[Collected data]
------

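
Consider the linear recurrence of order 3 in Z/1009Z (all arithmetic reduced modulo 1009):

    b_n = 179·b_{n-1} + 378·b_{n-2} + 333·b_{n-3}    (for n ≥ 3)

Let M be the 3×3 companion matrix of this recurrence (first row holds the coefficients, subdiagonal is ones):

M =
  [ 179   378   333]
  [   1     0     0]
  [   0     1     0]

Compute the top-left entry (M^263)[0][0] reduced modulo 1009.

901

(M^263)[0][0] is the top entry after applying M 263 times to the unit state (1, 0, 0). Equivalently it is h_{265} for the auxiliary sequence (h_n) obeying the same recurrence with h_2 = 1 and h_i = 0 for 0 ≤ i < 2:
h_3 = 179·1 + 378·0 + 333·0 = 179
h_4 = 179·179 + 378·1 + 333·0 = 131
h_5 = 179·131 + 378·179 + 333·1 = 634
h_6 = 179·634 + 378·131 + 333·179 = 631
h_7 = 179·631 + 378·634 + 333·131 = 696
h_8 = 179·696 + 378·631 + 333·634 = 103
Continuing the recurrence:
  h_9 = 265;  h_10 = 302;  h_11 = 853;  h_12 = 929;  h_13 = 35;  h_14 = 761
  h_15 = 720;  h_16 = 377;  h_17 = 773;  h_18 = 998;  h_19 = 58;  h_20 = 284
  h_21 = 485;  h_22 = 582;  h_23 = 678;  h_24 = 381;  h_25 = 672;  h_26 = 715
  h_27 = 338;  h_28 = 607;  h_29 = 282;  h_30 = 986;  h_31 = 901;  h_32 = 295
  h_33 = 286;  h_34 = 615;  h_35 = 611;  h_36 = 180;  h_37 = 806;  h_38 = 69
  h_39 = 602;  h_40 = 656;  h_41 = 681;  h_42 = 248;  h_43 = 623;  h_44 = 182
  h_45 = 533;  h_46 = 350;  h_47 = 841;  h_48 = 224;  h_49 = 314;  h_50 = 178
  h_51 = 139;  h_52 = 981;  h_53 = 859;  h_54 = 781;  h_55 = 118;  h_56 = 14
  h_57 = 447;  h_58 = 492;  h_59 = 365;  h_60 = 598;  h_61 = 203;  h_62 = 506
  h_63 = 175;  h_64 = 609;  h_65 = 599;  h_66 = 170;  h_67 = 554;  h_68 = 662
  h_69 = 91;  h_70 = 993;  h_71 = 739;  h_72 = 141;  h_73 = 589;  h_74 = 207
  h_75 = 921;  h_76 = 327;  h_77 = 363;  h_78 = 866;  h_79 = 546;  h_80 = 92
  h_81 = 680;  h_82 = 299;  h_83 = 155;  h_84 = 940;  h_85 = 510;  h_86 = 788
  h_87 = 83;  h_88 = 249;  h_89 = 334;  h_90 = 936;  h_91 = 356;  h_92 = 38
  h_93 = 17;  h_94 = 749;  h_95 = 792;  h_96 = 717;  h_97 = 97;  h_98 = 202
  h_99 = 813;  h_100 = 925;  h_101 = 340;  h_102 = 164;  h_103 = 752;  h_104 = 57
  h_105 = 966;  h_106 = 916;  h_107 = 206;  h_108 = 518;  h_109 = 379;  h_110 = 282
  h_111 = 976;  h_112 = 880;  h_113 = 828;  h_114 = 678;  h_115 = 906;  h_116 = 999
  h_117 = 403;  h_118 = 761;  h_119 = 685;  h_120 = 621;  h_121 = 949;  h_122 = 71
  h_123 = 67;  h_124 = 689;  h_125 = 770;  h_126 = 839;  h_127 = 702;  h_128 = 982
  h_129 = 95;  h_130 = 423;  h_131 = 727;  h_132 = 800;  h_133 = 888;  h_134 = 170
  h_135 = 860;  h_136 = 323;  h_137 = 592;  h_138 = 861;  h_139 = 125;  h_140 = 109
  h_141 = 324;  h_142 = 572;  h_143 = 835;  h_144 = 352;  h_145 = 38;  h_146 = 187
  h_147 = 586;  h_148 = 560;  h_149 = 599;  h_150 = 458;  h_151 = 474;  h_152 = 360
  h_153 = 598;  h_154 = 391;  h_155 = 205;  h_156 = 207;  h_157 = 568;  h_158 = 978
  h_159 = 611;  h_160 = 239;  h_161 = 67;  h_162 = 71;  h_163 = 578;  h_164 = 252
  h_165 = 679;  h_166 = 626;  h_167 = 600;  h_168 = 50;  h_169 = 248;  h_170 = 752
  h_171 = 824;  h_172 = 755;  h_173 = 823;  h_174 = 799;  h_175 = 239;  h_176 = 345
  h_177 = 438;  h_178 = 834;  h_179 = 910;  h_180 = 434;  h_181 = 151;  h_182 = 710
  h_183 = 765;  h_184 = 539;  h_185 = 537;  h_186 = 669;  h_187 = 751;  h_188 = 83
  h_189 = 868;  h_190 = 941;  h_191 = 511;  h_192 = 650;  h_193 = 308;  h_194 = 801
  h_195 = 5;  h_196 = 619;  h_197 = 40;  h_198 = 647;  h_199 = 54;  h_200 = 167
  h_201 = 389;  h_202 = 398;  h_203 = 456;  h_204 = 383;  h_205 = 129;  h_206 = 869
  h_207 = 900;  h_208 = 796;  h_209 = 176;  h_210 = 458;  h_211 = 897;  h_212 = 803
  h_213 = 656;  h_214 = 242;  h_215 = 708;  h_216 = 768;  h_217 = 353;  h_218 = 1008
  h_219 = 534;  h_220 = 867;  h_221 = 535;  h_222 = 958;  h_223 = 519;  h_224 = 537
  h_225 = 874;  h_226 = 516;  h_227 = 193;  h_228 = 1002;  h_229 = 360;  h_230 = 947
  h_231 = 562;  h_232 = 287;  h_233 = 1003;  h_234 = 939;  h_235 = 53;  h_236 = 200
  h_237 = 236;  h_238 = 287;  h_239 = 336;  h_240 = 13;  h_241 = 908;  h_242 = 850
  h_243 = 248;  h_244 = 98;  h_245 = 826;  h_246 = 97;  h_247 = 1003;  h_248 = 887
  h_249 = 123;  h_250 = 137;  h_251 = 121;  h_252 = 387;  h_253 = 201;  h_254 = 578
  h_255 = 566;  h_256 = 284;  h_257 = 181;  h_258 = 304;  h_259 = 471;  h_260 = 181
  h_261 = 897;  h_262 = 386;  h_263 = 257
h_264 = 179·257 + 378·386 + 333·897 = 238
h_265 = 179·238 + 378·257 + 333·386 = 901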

------

What needs to be done: In full and word for word, repeat the records.

Answer box:
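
Consider the linear recurrence of order 3 in Z/1009Z (all arithmetic reduced modulo 1009):

    b_n = 179·b_{n-1} + 378·b_{n-2} + 333·b_{n-3}    (for n ≥ 3)

Let M be the 3×3 companion matrix of this recurrence (first row holds the coefficients, subdiagonal is ones):

M =
  [ 179   378   333]
  [   1     0     0]
  [   0     1     0]

Compute the top-left entry (M^263)[0][0] reduced modulo 1009.

901

(M^263)[0][0] is the top entry after applying M 263 times to the unit state (1, 0, 0). Equivalently it is h_{265} for the auxiliary sequence (h_n) obeying the same recurrence with h_2 = 1 and h_i = 0 for 0 ≤ i < 2:
h_3 = 179·1 + 378·0 + 333·0 = 179
h_4 = 179·179 + 378·1 + 333·0 = 131
h_5 = 179·131 + 378·179 + 333·1 = 634
h_6 = 179·634 + 378·131 + 333·179 = 631
h_7 = 179·631 + 378·634 + 333·131 = 696
h_8 = 179·696 + 378·631 + 333·634 = 103
Continuing the recurrence:
  h_9 = 265;  h_10 = 302;  h_11 = 853;  h_12 = 929;  h_13 = 35;  h_14 = 761
  h_15 = 720;  h_16 = 377;  h_17 = 773;  h_18 = 998;  h_19 = 58;  h_20 = 284
  h_21 = 485;  h_22 = 582;  h_23 = 678;  h_24 = 381;  h_25 = 672;  h_26 = 715
  h_27 = 338;  h_28 = 607;  h_29 = 282;  h_30 = 986;  h_31 = 901;  h_32 = 295
  h_33 = 286;  h_34 = 615;  h_35 = 611;  h_36 = 180;  h_37 = 806;  h_38 = 69
  h_39 = 602;  h_40 = 656;  h_41 = 681;  h_42 = 248;  h_43 = 623;  h_44 = 182
  h_45 = 533;  h_46 = 350;  h_47 = 841;  h_48 = 224;  h_49 = 314;  h_50 = 178
  h_51 = 139;  h_52 = 981;  h_53 = 859;  h_54 = 781;  h_55 = 118;  h_56 = 14
  h_57 = 447;  h_58 = 492;  h_59 = 365;  h_60 = 598;  h_61 = 203;  h_62 = 506
  h_63 = 175;  h_64 = 609;  h_65 = 599;  h_66 = 170;  h_67 = 554;  h_68 = 662
  h_69 = 91;  h_70 = 993;  h_71 = 739;  h_72 = 141;  h_73 = 589;  h_74 = 207
  h_75 = 921;  h_76 = 327;  h_77 = 363;  h_78 = 866;  h_79 = 546;  h_80 = 92
  h_81 = 680;  h_82 = 299;  h_83 = 155;  h_84 = 940;  h_85 = 510;  h_86 = 788
  h_87 = 83;  h_88 = 249;  h_89 = 334;  h_90 = 936;  h_91 = 356;  h_92 = 38
  h_93 = 17;  h_94 = 749;  h_95 = 792;  h_96 = 717;  h_97 = 97;  h_98 = 202
  h_99 = 813;  h_100 = 925;  h_101 = 340;  h_102 = 164;  h_103 = 752;  h_104 = 57
  h_105 = 966;  h_106 = 916;  h_107 = 206;  h_108 = 518;  h_109 = 379;  h_110 = 282
  h_111 = 976;  h_112 = 880;  h_113 = 828;  h_114 = 678;  h_115 = 906;  h_116 = 999
  h_117 = 403;  h_118 = 761;  h_119 = 685;  h_120 = 621;  h_121 = 949;  h_122 = 71
  h_123 = 67;  h_124 = 689;  h_125 = 770;  h_126 = 839;  h_127 = 702;  h_128 = 982
  h_129 = 95;  h_130 = 423;  h_131 = 727;  h_132 = 800;  h_133 = 888;  h_134 = 170
  h_135 = 860;  h_136 = 323;  h_137 = 592;  h_138 = 861;  h_139 = 125;  h_140 = 109
  h_141 = 324;  h_142 = 572;  h_143 = 835;  h_144 = 352;  h_145 = 38;  h_146 = 187
  h_147 = 586;  h_148 = 560;  h_149 = 599;  h_150 = 458;  h_151 = 474;  h_152 = 360
  h_153 = 598;  h_154 = 391;  h_155 = 205;  h_156 = 207;  h_157 = 568;  h_158 = 978
  h_159 = 611;  h_160 = 239;  h_161 = 67;  h_162 = 71;  h_163 = 578;  h_164 = 252
  h_165 = 679;  h_166 = 626;  h_167 = 600;  h_168 = 50;  h_169 = 248;  h_170 = 752
  h_171 = 824;  h_172 = 755;  h_173 = 823;  h_174 = 799;  h_175 = 239;  h_176 = 345
  h_177 = 438;  h_178 = 834;  h_179 = 910;  h_180 = 434;  h_181 = 151;  h_182 = 710
  h_183 = 765;  h_184 = 539;  h_185 = 537;  h_186 = 669;  h_187 = 751;  h_188 = 83
  h_189 = 868;  h_190 = 941;  h_191 = 511;  h_192 = 650;  h_193 = 308;  h_194 = 801
  h_195 = 5;  h_196 = 619;  h_197 = 40;  h_198 = 647;  h_199 = 54;  h_200 = 167
  h_201 = 389;  h_202 = 398;  h_203 = 456;  h_204 = 383;  h_205 = 129;  h_206 = 869
  h_207 = 900;  h_208 = 796;  h_209 = 176;  h_210 = 458;  h_211 = 897;  h_212 = 803
  h_213 = 656;  h_214 = 242;  h_215 = 708;  h_216 = 768;  h_217 = 353;  h_218 = 1008
  h_219 = 534;  h_220 = 867;  h_221 = 535;  h_222 = 958;  h_223 = 519;  h_224 = 537
  h_225 = 874;  h_226 = 516;  h_227 = 193;  h_228 = 1002;  h_229 = 360;  h_230 = 947
  h_231 = 562;  h_232 = 287;  h_233 = 1003;  h_234 = 939;  h_235 = 53;  h_236 = 200
  h_237 = 236;  h_238 = 287;  h_239 = 336;  h_240 = 13;  h_241 = 908;  h_242 = 850
  h_243 = 248;  h_244 = 98;  h_245 = 826;  h_246 = 97;  h_247 = 1003;  h_248 = 887
  h_249 = 123;  h_250 = 137;  h_251 = 121;  h_252 = 387;  h_253 = 201;  h_254 = 578
  h_255 = 566;  h_256 = 284;  h_257 = 181;  h_258 = 304;  h_259 = 471;  h_260 = 181
  h_261 = 897;  h_262 = 386;  h_263 = 257
h_264 = 179·257 + 378·386 + 333·897 = 238
h_265 = 179·238 + 378·257 + 333·386 = 901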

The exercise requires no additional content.